* [About this exercise]
With nothing left out, give the data back exactly.

* [Material supplied]
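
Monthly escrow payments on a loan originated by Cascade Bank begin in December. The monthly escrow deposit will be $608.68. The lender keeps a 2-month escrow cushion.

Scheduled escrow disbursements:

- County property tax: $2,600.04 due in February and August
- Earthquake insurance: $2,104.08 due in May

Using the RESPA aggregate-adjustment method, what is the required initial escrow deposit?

$3,043.40

Cushion = 2 × $608.68 = $1,217.36
Trial balance (start $0, +$608.68 each month, − disbursements):
  Dec: +$608.68 → $608.68
  Jan: +$608.68 → $1,217.36
  Feb: +$608.68 − $2,600.04 → -$774.00
  Mar: +$608.68 → -$165.32
  Apr: +$608.68 → $443.36
  May: +$608.68 − $2,104.08 → -$1,052.04
  Jun: +$608.68 → -$443.36
  Jul: +$608.68 → $165.32
  Aug: +$608.68 − $2,600.04 → -$1,826.04
  Sep: +$608.68 → -$1,217.36
  Oct: +$608.68 → -$608.68
  Nov: +$608.68 → $0.00
Lowest trial balance = -$1,826.04 (Aug)
Initial deposit = cushion − low point = $1,217.36 − (-$1,826.04) = $3,043.40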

* [The answer]
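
Monthly escrow payments on a loan originated by Cascade Bank begin in December. The monthly escrow deposit will be $608.68. The lender keeps a 2-month escrow cushion.

Scheduled escrow disbursements:

- County property tax: $2,600.04 due in February and August
- Earthquake insurance: $2,104.08 due in May

Using the RESPA aggregate-adjustment method, what is the required initial escrow deposit?

$3,043.40

Cushion = 2 × $608.68 = $1,217.36
Trial balance (start $0, +$608.68 each month, − disbursements):
  Dec: +$608.68 → $608.68
  Jan: +$608.68 → $1,217.36
  Feb: +$608.68 − $2,600.04 → -$774.00
  Mar: +$608.68 → -$165.32
  Apr: +$608.68 → $443.36
  May: +$608.68 − $2,104.08 → -$1,052.04
  Jun: +$608.68 → -$443.36
  Jul: +$608.68 → $165.32
  Aug: +$608.68 − $2,600.04 → -$1,826.04
  Sep: +$608.68 → -$1,217.36
  Oct: +$608.68 → -$608.68
  Nov: +$608.68 → $0.00
Lowest trial balance = -$1,826.04 (Aug)
Initial deposit = cushion − low point = $1,217.36 − (-$1,826.04) = $3,043.40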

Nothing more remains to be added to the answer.